Data excerpts
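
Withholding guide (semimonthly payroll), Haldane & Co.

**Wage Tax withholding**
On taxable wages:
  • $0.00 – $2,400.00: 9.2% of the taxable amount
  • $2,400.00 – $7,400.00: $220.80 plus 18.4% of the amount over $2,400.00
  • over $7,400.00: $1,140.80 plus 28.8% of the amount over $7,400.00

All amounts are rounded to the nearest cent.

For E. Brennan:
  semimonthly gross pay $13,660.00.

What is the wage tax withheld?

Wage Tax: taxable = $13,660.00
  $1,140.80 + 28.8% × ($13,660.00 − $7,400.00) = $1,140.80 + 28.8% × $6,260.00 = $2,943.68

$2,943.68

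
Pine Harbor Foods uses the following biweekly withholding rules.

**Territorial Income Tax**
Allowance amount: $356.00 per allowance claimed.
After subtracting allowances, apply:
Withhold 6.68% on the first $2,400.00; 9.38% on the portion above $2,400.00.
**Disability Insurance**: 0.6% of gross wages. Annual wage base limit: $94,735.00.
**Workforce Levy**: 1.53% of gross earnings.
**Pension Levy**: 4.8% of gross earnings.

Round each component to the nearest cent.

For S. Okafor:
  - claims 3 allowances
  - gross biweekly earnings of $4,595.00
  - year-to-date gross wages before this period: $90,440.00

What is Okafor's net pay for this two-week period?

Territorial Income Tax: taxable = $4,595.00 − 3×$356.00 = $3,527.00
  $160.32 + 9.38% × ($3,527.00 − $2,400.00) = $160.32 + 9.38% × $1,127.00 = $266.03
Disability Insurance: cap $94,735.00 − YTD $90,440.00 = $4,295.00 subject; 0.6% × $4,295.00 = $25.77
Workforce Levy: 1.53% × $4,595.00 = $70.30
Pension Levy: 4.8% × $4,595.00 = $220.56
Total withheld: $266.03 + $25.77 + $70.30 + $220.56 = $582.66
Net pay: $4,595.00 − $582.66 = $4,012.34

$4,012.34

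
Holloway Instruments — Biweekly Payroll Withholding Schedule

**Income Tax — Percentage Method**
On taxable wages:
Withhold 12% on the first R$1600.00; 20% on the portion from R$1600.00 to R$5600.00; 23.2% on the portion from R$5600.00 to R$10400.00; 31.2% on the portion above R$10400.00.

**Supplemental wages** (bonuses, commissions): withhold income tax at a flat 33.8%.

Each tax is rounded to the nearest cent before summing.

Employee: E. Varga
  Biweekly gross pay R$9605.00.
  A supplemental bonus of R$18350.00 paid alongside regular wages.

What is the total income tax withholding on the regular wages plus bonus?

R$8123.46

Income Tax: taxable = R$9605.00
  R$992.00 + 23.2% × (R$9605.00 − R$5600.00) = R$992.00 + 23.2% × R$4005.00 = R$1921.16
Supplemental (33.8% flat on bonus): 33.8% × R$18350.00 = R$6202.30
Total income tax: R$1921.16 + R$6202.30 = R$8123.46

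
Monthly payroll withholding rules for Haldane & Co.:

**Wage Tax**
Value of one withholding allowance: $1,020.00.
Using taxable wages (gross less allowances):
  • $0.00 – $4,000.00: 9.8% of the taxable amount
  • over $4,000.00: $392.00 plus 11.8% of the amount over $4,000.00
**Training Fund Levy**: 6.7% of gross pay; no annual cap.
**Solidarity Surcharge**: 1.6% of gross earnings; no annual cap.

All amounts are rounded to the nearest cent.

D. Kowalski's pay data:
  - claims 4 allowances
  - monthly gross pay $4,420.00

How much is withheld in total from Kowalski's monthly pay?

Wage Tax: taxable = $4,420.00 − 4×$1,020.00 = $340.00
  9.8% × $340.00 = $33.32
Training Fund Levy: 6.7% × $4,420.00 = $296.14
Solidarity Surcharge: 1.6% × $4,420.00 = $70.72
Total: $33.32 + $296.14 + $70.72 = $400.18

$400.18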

- What is required -
Lines that include the word "over" are to be extracted from the data above.

- Answer section -
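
  • $2,400.00 – $7,400.00: $220.80 plus 18.4% of the amount over $2,400.00
  • over $7,400.00: $1,140.80 plus 28.8% of the amount over $7,400.00
  • over $4,000.00: $392.00 plus 11.8% of the amount over $4,000.00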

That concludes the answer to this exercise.